ASSIGNMENT: Reproduce the complete set of records, exactly as they appear.

GIVEN INFORMATION:

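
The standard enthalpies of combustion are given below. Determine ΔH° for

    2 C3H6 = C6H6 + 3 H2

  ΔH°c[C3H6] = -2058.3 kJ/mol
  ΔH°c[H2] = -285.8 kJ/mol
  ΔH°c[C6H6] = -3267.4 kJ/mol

Using ΔH = Σ nΔHc°(reactants) − Σ nΔHc°(products):
= [2·(-2058.3)] − [1·(-3267.4) + 3·(-285.8)]
= 8.2 kJ/mol

ΔH° = 8.2 kJ/mol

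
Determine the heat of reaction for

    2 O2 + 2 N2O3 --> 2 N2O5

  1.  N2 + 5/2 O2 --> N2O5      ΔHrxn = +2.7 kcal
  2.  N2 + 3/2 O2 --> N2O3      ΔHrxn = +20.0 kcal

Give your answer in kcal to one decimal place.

ΔHrxn = -34.6 kcal

eq. 1 × 2 (×2 to match 2 N2O5 in the target): (2)·(+2.7) = +5.4 kcal
eq. 2 reversed and × 2 (N2O3 must end up as a reactant; scale by 2 for the 2 N2O3): (-2)·(+20.0) = -40.0 kcal
ΔHrxn = (+5.4) + (-40.0) = -34.6 kcal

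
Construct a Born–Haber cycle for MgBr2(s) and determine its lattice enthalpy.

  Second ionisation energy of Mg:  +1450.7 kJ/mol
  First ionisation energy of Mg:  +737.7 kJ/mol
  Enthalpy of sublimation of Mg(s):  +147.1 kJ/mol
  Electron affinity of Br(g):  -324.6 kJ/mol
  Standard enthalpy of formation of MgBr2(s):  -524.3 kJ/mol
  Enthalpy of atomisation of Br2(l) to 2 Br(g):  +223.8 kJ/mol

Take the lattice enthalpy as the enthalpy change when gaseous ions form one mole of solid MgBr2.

U = -2434.4 kJ/mol

ΔHf° = 1·ΔHsub + 1·(ΣIE) + 1·D(Br2) + 2·EA + U
-524.3 = 1·(+147.1) + 1·(+2188.4) + 1·(+223.8) + 2·(-324.6) + U
U = -524.3 − (+1910.1) = -2434.4 kJ/mol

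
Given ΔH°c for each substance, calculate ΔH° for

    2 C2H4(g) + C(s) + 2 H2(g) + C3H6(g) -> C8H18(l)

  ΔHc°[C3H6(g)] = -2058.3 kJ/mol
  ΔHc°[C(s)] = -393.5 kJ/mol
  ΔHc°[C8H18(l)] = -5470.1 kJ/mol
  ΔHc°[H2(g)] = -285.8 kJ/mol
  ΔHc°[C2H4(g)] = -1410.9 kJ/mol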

RESULT:
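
The standard enthalpies of combustion are given below. Determine ΔH° for

    2 C3H6 = C6H6 + 3 H2

  ΔH°c[C3H6] = -2058.3 kJ/mol
  ΔH°c[H2] = -285.8 kJ/mol
  ΔH°c[C6H6] = -3267.4 kJ/mol

Using ΔH = Σ nΔHc°(reactants) − Σ nΔHc°(products):
= [2·(-2058.3)] − [1·(-3267.4) + 3·(-285.8)]
= 8.2 kJ/mol

ΔH° = 8.2 kJ/mol

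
Determine the heat of reaction for

    2 O2 + 2 N2O3 --> 2 N2O5

  1.  N2 + 5/2 O2 --> N2O5      ΔHrxn = +2.7 kcal
  2.  N2 + 3/2 O2 --> N2O3      ΔHrxn = +20.0 kcal

Give your answer in kcal to one decimal place.

ΔHrxn = -34.6 kcal

eq. 1 × 2 (×2 to match 2 N2O5 in the target): (2)·(+2.7) = +5.4 kcal
eq. 2 reversed and × 2 (N2O3 must end up as a reactant; scale by 2 for the 2 N2O3): (-2)·(+20.0) = -40.0 kcal
ΔHrxn = (+5.4) + (-40.0) = -34.6 kcal

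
Construct a Born–Haber cycle for MgBr2(s) and determine its lattice enthalpy.

  Second ionisation energy of Mg:  +1450.7 kJ/mol
  First ionisation energy of Mg:  +737.7 kJ/mol
  Enthalpy of sublimation of Mg(s):  +147.1 kJ/mol
  Electron affinity of Br(g):  -324.6 kJ/mol
  Standard enthalpy of formation of MgBr2(s):  -524.3 kJ/mol
  Enthalpy of atomisation of Br2(l) to 2 Br(g):  +223.8 kJ/mol

Take the lattice enthalpy as the enthalpy change when gaseous ions form one mole of solid MgBr2.

U = -2434.4 kJ/mol

ΔHf° = 1·ΔHsub + 1·(ΣIE) + 1·D(Br2) + 2·EA + U
-524.3 = 1·(+147.1) + 1·(+2188.4) + 1·(+223.8) + 2·(-324.6) + U
U = -524.3 − (+1910.1) = -2434.4 kJ/mol

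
Given ΔH°c for each substance, calculate ΔH° for

    2 C2H4(g) + C(s) + 2 H2(g) + C3H6(g) -> C8H18(l)

  ΔHc°[C3H6(g)] = -2058.3 kJ/mol
  ΔHc°[C(s)] = -393.5 kJ/mol
  ΔHc°[C8H18(l)] = -5470.1 kJ/mol
  ΔHc°[H2(g)] = -285.8 kJ/mol
  ΔHc°[C2H4(g)] = -1410.9 kJ/mol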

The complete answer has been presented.